> [INSTRUCTIONS FOR THE TASK] Find the line with "- DeptID -> EmpID" in the entries below. Repeat it, every following line, and the line with "PolicyNo --> Region", exactly and with nothing added.
★ ★ ★ ★
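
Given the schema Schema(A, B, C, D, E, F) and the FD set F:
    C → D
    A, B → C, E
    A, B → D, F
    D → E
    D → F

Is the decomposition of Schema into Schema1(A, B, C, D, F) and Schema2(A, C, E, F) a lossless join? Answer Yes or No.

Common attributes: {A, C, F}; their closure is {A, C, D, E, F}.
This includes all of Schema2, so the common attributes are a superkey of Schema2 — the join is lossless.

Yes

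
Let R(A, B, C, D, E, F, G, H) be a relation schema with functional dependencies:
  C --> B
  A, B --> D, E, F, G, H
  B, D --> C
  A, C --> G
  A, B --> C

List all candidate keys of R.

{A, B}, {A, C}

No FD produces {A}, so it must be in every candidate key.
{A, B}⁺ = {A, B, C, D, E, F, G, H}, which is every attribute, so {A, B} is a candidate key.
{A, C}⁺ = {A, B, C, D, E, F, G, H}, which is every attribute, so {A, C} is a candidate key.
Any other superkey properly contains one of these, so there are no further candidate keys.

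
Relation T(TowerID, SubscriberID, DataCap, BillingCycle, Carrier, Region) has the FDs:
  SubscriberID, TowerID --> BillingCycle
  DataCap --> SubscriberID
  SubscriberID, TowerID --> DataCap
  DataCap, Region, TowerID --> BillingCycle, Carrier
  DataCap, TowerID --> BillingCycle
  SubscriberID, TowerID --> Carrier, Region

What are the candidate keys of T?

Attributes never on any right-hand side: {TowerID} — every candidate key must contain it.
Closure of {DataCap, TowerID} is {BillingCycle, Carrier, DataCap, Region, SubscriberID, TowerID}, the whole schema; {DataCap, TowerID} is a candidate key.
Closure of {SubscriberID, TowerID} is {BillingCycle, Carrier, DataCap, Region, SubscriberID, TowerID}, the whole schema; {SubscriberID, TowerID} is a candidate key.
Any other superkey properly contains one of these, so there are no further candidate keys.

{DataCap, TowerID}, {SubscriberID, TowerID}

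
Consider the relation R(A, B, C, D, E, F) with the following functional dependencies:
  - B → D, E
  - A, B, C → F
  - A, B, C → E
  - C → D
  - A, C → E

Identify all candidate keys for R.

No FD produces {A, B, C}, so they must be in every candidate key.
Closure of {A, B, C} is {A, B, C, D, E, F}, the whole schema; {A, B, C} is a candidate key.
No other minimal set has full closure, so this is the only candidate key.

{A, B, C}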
★ ★ ★ ★
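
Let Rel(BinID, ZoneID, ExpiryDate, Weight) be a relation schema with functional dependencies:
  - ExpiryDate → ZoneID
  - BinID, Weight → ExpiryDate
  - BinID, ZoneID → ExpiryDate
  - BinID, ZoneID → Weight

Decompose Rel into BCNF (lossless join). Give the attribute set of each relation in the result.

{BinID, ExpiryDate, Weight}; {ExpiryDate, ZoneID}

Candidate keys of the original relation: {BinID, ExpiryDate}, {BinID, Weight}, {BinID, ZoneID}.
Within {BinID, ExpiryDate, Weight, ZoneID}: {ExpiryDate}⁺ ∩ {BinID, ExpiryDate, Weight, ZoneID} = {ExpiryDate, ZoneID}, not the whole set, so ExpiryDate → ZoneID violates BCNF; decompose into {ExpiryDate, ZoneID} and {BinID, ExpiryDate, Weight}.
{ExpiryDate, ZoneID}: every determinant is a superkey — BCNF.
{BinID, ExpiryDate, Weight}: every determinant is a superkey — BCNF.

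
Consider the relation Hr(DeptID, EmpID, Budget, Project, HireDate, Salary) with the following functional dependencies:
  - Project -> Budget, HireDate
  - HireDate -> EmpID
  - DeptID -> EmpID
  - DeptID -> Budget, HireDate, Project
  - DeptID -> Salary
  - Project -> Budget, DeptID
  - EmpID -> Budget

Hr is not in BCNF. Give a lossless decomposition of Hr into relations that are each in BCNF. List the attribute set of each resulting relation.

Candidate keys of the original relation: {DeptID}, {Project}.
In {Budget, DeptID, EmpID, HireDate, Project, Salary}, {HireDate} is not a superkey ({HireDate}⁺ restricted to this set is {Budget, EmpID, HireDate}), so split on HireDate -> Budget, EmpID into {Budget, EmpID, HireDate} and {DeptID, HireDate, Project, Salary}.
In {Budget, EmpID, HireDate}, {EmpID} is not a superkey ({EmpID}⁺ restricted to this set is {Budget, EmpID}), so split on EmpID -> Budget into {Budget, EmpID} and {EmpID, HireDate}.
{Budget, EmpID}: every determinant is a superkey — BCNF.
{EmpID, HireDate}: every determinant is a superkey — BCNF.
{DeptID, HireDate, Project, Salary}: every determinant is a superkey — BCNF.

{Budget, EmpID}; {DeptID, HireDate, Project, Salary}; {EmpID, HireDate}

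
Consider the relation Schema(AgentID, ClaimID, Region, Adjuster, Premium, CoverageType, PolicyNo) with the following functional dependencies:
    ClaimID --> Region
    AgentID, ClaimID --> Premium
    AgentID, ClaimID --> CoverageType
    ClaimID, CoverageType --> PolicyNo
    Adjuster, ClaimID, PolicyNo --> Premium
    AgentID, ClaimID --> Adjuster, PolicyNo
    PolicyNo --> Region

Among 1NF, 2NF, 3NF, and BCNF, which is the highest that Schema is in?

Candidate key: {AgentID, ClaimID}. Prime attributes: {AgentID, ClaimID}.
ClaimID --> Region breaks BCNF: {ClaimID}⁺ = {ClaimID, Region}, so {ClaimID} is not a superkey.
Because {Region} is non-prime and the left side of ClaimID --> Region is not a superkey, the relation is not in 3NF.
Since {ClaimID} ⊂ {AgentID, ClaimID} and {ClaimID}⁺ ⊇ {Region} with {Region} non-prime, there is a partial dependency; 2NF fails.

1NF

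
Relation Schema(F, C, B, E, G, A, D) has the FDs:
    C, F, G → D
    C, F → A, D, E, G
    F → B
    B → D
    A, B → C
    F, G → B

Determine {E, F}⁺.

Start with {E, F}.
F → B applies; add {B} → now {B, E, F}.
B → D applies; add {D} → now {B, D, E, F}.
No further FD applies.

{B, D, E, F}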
★ ★ ★ ★
> [EXPECTED ANSWER]
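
  - DeptID -> EmpID
  - DeptID -> Budget, HireDate, Project
  - DeptID -> Salary
  - Project -> Budget, DeptID
  - EmpID -> Budget

Hr is not in BCNF. Give a lossless decomposition of Hr into relations that are each in BCNF. List the attribute set of each resulting relation.

Candidate keys of the original relation: {DeptID}, {Project}.
In {Budget, DeptID, EmpID, HireDate, Project, Salary}, {HireDate} is not a superkey ({HireDate}⁺ restricted to this set is {Budget, EmpID, HireDate}), so split on HireDate -> Budget, EmpID into {Budget, EmpID, HireDate} and {DeptID, HireDate, Project, Salary}.
In {Budget, EmpID, HireDate}, {EmpID} is not a superkey ({EmpID}⁺ restricted to this set is {Budget, EmpID}), so split on EmpID -> Budget into {Budget, EmpID} and {EmpID, HireDate}.
{Budget, EmpID}: every determinant is a superkey — BCNF.
{EmpID, HireDate}: every determinant is a superkey — BCNF.
{DeptID, HireDate, Project, Salary}: every determinant is a superkey — BCNF.

{Budget, EmpID}; {DeptID, HireDate, Project, Salary}; {EmpID, HireDate}

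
Consider the relation Schema(AgentID, ClaimID, Region, Adjuster, Premium, CoverageType, PolicyNo) with the following functional dependencies:
    ClaimID --> Region
    AgentID, ClaimID --> Premium
    AgentID, ClaimID --> CoverageType
    ClaimID, CoverageType --> PolicyNo
    Adjuster, ClaimID, PolicyNo --> Premium
    AgentID, ClaimID --> Adjuster, PolicyNo
    PolicyNo --> Region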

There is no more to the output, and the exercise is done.